(Collected data)
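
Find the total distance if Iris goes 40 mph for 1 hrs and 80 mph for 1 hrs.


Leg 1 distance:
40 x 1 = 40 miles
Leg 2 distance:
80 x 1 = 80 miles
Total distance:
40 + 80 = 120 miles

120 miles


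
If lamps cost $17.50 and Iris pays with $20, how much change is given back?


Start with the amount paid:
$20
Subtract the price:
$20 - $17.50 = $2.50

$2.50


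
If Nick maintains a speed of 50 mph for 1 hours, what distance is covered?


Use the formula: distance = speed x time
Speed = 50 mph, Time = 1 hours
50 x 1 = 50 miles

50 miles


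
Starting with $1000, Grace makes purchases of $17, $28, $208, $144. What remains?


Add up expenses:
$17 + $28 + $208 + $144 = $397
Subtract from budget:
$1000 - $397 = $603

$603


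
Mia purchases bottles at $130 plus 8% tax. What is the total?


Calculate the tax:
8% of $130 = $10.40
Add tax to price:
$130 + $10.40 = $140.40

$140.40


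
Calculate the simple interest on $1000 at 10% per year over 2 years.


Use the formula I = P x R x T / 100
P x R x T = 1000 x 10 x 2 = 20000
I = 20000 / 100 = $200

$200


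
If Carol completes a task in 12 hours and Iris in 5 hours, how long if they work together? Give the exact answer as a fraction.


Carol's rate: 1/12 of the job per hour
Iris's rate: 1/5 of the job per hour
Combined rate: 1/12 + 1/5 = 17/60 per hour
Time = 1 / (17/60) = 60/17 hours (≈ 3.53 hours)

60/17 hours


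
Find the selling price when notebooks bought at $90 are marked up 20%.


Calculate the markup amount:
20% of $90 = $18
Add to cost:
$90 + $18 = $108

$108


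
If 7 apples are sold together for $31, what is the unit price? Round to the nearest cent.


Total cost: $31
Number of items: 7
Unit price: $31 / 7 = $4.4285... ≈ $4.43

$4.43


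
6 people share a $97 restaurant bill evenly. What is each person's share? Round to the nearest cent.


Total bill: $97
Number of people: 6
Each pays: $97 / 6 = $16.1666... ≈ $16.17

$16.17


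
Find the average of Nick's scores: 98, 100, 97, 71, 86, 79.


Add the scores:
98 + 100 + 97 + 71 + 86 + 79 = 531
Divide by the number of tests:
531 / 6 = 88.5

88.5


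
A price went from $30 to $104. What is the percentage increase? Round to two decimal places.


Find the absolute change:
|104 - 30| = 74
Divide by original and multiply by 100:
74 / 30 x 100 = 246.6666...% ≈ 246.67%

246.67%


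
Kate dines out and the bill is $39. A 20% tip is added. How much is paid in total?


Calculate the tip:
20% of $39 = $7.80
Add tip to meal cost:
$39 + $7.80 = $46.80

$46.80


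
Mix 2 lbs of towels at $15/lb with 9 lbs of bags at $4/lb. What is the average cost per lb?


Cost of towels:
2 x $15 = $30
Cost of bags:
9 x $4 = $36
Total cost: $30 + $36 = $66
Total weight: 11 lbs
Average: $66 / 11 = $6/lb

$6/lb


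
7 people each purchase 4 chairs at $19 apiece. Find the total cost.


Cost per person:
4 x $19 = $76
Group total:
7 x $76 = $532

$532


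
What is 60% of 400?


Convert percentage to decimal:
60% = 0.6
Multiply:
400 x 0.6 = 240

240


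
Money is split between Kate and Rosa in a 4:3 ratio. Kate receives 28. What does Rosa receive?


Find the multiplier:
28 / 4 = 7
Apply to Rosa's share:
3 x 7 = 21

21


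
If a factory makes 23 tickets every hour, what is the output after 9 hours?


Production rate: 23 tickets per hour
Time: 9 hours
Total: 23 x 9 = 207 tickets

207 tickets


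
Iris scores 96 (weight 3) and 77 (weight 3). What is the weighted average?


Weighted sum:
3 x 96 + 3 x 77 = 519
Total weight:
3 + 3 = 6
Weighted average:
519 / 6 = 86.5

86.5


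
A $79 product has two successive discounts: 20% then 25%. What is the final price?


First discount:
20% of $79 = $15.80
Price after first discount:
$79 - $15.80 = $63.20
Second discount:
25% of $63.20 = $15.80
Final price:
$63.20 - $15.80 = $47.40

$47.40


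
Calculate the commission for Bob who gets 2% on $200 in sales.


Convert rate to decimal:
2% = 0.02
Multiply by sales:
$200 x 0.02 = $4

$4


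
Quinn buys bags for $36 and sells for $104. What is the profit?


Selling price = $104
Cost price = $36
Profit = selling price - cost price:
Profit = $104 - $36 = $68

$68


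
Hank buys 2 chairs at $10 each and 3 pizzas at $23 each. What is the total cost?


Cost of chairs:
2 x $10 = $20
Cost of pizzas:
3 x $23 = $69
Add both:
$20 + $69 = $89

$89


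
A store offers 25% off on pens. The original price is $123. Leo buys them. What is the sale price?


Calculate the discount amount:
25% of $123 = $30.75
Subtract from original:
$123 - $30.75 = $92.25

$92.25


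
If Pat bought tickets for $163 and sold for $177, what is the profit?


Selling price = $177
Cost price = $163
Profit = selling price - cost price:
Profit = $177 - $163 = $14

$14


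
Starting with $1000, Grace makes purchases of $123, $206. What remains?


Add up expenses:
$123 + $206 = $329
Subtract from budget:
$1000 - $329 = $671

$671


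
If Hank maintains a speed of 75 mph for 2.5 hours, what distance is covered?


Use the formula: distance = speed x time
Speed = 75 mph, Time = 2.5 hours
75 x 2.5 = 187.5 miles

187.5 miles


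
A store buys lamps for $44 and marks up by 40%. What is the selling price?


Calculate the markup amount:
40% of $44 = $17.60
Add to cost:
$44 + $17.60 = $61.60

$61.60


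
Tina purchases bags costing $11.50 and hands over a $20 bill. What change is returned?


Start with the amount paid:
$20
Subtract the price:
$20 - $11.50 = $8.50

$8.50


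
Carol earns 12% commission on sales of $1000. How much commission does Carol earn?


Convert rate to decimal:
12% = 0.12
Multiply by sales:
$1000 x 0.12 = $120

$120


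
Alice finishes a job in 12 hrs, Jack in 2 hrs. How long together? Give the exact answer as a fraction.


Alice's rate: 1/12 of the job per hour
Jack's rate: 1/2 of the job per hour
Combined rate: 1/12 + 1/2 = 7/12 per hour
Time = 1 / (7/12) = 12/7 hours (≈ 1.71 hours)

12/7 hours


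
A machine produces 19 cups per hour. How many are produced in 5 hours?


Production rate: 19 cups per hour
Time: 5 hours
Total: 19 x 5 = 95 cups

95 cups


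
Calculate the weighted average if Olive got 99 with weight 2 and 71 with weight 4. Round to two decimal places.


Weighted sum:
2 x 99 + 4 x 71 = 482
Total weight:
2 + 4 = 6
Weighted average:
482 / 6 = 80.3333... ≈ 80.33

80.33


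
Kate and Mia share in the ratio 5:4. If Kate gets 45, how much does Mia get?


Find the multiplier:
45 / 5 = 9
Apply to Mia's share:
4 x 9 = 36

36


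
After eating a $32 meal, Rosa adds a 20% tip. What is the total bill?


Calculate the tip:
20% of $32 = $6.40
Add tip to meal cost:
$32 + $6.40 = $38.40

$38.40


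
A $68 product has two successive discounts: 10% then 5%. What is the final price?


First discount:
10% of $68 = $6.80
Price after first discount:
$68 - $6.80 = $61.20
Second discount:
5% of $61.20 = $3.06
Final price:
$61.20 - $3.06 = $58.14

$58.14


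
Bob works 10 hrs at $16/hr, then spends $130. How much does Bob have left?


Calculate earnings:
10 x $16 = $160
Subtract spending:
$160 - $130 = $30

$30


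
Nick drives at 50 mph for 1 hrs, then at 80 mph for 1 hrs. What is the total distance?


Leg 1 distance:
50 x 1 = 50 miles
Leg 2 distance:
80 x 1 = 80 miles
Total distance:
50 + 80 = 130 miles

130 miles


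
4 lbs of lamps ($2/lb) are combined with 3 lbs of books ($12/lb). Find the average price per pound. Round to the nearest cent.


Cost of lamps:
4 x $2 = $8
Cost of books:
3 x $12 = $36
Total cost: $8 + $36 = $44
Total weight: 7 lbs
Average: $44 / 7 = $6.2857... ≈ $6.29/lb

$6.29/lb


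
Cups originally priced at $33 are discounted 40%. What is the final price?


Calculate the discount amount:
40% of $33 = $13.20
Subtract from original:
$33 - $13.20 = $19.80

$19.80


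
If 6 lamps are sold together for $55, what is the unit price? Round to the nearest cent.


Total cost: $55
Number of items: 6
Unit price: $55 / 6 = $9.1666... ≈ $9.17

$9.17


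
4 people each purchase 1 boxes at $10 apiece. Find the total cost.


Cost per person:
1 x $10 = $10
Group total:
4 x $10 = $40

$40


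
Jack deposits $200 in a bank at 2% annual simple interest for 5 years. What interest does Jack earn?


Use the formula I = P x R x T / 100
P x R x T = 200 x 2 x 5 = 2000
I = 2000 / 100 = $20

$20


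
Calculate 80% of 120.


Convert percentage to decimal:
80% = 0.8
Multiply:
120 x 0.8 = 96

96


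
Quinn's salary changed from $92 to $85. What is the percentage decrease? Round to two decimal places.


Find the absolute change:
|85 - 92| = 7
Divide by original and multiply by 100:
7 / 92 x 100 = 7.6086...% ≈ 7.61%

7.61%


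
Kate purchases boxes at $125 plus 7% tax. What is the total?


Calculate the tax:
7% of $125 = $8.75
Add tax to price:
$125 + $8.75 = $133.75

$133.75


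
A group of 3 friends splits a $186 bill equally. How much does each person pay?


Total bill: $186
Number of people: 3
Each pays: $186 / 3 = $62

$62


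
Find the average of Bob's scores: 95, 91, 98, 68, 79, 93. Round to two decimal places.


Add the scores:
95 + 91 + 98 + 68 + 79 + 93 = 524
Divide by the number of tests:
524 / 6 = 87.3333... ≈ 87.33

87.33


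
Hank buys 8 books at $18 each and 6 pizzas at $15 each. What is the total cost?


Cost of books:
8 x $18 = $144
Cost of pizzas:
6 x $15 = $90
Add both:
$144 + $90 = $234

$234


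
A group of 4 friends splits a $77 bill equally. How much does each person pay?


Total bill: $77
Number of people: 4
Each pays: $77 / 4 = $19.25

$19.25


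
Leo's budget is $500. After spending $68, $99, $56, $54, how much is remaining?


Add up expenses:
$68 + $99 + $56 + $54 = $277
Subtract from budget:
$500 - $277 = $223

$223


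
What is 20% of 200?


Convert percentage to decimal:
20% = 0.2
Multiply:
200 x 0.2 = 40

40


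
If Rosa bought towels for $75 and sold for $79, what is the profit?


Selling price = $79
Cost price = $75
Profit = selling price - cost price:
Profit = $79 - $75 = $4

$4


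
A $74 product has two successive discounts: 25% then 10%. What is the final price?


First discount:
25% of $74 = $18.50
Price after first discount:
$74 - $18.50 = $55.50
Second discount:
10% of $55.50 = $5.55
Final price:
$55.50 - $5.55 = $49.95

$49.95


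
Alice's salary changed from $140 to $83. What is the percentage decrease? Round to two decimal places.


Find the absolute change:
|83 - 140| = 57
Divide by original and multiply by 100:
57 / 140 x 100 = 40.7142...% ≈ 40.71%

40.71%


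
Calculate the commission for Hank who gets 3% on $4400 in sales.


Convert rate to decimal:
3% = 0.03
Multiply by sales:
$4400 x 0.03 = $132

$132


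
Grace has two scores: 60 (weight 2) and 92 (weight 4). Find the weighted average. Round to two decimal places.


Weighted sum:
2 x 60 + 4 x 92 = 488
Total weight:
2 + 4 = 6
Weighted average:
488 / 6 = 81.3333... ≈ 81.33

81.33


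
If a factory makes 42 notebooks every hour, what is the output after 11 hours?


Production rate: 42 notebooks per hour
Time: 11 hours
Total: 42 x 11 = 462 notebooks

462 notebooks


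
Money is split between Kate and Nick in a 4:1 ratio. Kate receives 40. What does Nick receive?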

The task:
Each line, beginning at the one that contains "If a factory makes 42" and continuing through the end of the records, must be written out exactly, first and last included.

Answer to this problem:
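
If a factory makes 42 notebooks every hour, what is the output after 11 hours?


Production rate: 42 notebooks per hour
Time: 11 hours
Total: 42 x 11 = 462 notebooks

462 notebooks


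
Money is split between Kate and Nick in a 4:1 ratio. Kate receives 40. What does Nick receive?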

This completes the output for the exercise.